WORK TO COMPLETE:
To complete the exercise, repeat every record exactly as it stands.

══════

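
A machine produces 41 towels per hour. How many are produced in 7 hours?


Production rate: 41 towels per hour
Time: 7 hours
Total: 41 x 7 = 287 towels

287 towels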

══════

TASK RESULT:
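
A machine produces 41 towels per hour. How many are produced in 7 hours?


Production rate: 41 towels per hour
Time: 7 hours
Total: 41 x 7 = 287 towels

287 towels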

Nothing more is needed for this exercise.